[Dataset entries]

........

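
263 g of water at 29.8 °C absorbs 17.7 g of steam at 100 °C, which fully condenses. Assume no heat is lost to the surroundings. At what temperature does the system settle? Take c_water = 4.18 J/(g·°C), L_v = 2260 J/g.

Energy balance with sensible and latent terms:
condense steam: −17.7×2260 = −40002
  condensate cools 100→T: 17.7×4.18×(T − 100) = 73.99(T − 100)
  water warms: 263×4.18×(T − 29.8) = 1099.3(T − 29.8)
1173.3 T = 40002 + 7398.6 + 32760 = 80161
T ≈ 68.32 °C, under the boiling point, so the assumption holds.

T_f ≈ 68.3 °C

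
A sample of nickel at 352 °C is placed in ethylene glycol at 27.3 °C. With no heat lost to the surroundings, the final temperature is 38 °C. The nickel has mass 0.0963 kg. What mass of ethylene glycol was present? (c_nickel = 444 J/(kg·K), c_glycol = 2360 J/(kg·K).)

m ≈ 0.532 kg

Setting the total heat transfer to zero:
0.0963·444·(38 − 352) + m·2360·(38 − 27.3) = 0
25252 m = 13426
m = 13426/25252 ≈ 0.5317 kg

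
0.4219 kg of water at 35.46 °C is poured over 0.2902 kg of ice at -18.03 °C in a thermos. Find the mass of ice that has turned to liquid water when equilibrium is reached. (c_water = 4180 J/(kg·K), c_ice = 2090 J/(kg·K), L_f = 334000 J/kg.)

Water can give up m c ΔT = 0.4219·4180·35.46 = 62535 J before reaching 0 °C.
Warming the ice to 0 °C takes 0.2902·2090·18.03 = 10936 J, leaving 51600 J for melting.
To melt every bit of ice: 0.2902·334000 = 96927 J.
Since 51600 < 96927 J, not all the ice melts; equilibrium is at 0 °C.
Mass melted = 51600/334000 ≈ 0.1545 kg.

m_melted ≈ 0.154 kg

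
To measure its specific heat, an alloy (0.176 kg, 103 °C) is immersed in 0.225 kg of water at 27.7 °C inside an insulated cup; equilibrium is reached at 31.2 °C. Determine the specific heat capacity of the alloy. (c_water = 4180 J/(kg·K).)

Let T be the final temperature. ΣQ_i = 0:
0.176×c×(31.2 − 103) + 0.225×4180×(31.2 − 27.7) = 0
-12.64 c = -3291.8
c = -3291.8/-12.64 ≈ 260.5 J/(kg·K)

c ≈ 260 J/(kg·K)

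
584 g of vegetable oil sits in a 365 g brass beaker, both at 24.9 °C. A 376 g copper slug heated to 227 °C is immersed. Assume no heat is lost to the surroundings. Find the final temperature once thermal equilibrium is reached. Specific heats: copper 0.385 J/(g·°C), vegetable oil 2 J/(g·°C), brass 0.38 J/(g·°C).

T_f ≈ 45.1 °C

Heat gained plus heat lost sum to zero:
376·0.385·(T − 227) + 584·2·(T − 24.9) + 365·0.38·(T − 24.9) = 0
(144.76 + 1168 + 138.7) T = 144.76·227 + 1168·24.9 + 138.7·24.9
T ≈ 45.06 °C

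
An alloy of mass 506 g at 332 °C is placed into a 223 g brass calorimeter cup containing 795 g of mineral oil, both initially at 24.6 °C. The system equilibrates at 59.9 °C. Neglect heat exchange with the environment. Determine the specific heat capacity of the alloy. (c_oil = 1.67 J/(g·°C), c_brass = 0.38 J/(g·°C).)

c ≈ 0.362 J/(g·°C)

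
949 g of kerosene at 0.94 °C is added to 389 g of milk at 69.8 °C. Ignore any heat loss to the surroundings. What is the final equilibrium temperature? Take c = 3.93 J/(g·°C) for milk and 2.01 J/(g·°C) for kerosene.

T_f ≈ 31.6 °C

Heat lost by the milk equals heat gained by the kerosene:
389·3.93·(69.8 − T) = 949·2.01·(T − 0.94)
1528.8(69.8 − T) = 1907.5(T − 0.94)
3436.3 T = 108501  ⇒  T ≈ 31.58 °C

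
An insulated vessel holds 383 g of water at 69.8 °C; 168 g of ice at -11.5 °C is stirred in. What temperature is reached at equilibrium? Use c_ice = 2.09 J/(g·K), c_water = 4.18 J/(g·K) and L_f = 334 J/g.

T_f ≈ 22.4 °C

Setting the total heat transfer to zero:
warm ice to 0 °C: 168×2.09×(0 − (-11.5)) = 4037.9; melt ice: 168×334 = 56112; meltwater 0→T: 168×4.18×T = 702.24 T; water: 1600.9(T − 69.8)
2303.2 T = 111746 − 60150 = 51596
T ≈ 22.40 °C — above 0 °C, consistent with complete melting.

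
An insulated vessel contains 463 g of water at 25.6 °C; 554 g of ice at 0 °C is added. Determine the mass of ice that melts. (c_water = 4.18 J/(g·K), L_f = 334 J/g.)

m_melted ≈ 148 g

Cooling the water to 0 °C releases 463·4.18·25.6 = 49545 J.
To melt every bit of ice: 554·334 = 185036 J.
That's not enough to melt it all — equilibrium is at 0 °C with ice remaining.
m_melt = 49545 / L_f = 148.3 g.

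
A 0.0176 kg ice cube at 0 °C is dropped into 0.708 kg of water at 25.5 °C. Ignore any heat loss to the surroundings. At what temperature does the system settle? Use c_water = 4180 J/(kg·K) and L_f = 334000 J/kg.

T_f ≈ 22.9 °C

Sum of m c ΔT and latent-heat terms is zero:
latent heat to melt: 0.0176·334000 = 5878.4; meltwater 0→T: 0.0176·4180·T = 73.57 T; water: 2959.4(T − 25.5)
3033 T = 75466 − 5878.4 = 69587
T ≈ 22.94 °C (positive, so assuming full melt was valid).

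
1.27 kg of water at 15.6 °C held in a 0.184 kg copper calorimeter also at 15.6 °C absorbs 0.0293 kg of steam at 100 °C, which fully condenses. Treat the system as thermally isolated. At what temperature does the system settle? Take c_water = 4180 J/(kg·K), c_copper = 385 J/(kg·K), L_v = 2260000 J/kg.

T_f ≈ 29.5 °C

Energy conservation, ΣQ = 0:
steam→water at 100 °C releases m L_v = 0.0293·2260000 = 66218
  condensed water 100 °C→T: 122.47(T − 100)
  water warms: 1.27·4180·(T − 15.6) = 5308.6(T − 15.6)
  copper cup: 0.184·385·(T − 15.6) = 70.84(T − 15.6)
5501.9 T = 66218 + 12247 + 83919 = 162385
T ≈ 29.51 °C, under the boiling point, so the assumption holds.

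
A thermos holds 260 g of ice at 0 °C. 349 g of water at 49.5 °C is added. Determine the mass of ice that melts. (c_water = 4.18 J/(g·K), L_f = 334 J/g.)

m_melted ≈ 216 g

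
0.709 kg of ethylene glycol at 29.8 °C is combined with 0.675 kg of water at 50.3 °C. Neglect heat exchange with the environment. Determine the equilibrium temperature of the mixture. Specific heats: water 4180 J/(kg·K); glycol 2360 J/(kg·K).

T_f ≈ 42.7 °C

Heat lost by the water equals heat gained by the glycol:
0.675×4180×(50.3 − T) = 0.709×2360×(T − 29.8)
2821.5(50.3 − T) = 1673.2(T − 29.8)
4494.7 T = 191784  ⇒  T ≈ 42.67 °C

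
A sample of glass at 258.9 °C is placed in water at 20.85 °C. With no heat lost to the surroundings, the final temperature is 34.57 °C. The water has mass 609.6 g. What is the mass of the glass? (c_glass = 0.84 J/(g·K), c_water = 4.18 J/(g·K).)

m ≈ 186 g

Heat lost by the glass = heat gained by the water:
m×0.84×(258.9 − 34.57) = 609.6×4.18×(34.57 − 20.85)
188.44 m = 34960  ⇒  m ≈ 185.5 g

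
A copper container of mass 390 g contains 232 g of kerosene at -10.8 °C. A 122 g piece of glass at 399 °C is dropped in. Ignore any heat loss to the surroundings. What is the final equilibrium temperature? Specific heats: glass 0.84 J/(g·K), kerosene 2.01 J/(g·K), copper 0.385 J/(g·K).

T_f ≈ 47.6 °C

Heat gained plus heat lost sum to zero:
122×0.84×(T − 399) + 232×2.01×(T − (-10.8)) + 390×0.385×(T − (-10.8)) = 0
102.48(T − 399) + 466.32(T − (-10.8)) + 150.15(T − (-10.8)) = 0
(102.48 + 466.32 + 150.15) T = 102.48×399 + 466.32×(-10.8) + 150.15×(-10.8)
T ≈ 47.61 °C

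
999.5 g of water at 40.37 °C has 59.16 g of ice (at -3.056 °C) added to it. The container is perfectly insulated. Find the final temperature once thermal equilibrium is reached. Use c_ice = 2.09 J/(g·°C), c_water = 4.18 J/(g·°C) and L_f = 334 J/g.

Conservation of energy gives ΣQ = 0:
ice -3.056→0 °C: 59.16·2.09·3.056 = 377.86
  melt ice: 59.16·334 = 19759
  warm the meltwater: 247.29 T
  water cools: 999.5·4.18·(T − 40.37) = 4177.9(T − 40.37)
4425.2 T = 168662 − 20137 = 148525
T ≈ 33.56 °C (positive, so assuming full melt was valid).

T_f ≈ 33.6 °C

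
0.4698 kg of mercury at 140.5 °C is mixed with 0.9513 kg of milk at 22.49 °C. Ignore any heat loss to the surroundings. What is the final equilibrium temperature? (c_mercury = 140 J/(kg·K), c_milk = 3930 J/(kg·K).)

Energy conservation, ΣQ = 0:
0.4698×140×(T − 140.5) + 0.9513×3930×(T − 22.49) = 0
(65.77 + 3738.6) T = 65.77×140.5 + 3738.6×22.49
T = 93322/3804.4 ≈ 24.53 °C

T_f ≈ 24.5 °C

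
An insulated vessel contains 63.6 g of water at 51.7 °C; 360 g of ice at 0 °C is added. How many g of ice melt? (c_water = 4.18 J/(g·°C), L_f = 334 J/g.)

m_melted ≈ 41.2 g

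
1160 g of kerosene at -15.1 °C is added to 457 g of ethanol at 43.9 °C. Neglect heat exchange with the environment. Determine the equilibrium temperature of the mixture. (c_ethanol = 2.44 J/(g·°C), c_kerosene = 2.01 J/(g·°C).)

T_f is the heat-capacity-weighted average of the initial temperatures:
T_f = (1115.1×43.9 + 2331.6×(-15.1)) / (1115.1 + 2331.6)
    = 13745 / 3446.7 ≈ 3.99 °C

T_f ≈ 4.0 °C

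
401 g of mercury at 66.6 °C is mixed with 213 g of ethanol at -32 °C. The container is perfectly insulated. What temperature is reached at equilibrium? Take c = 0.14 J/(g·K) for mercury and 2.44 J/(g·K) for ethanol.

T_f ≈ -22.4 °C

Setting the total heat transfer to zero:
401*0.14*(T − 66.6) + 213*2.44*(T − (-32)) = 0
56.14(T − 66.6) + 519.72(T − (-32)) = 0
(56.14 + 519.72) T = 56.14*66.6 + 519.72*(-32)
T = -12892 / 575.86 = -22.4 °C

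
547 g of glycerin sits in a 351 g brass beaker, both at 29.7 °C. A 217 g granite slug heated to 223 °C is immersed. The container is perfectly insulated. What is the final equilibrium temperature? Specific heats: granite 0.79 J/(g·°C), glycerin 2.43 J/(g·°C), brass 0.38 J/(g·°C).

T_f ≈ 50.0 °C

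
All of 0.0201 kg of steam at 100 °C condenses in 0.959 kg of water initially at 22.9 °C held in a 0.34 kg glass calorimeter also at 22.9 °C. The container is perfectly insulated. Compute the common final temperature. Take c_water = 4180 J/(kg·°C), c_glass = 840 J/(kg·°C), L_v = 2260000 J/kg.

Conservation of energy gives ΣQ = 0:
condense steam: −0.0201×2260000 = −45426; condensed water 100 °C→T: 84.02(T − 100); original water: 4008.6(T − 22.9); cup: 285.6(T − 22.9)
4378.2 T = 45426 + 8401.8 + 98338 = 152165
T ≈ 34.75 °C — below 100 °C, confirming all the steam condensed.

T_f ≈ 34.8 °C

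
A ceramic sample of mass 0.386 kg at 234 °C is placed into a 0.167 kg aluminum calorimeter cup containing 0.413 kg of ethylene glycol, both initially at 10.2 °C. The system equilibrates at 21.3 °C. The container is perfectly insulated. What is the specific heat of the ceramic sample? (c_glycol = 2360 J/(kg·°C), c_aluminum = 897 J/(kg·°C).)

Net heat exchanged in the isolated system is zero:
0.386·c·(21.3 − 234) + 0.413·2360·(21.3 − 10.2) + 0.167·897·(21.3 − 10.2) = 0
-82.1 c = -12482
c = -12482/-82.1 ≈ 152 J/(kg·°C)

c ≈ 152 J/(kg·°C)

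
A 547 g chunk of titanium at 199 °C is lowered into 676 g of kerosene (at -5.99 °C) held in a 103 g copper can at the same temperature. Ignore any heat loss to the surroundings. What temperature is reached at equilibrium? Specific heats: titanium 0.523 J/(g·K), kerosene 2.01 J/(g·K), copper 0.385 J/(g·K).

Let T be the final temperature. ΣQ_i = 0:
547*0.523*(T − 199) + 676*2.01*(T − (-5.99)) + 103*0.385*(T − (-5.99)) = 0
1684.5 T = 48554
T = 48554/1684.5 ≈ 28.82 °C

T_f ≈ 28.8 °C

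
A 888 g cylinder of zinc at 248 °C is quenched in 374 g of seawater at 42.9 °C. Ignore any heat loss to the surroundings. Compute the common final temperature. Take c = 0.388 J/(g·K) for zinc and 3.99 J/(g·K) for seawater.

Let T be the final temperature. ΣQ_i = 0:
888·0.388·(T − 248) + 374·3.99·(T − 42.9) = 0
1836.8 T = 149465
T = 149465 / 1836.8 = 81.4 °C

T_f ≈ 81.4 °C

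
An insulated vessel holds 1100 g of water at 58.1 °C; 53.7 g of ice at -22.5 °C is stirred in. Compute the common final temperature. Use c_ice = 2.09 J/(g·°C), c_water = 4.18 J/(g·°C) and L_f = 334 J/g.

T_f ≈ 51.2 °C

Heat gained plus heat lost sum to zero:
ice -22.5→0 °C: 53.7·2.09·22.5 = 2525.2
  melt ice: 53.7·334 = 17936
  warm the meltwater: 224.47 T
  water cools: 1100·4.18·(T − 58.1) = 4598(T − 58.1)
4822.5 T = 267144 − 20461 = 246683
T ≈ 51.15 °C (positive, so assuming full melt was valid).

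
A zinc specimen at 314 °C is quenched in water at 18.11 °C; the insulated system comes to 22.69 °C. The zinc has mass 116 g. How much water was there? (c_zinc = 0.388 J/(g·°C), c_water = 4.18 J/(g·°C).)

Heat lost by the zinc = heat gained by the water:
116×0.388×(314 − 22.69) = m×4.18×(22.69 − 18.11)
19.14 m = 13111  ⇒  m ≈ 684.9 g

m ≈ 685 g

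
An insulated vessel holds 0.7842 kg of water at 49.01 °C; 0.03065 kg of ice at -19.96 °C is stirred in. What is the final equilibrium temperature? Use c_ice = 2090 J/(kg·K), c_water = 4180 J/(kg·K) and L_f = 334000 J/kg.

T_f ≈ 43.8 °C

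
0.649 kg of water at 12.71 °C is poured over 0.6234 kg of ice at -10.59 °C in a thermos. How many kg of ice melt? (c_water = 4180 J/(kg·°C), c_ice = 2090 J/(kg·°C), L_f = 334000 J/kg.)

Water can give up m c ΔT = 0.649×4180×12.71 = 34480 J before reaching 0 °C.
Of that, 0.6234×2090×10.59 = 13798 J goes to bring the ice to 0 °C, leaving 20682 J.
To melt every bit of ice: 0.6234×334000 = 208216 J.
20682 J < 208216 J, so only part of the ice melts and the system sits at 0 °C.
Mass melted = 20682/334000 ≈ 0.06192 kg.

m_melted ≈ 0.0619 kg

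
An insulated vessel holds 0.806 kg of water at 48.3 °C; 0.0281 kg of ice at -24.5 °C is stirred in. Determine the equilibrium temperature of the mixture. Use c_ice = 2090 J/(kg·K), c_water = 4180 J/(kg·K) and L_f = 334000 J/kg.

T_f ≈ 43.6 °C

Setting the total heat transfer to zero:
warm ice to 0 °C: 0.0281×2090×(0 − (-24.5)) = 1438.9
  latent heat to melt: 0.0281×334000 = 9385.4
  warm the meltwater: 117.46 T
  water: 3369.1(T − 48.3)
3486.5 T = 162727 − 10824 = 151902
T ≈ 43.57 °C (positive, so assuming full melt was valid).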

........

ABOUT THIS TASK: Repeat exactly the lines above, starting with the line that contains "An insulated vessel holds 0.806" and ending with the last line, both included, and nothing else.

EXERCISE OUTPUT:
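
An insulated vessel holds 0.806 kg of water at 48.3 °C; 0.0281 kg of ice at -24.5 °C is stirred in. Determine the equilibrium temperature of the mixture. Use c_ice = 2090 J/(kg·K), c_water = 4180 J/(kg·K) and L_f = 334000 J/kg.

T_f ≈ 43.6 °C

Setting the total heat transfer to zero:
warm ice to 0 °C: 0.0281×2090×(0 − (-24.5)) = 1438.9
  latent heat to melt: 0.0281×334000 = 9385.4
  warm the meltwater: 117.46 T
  water: 3369.1(T − 48.3)
3486.5 T = 162727 − 10824 = 151902
T ≈ 43.57 °C (positive, so assuming full melt was valid).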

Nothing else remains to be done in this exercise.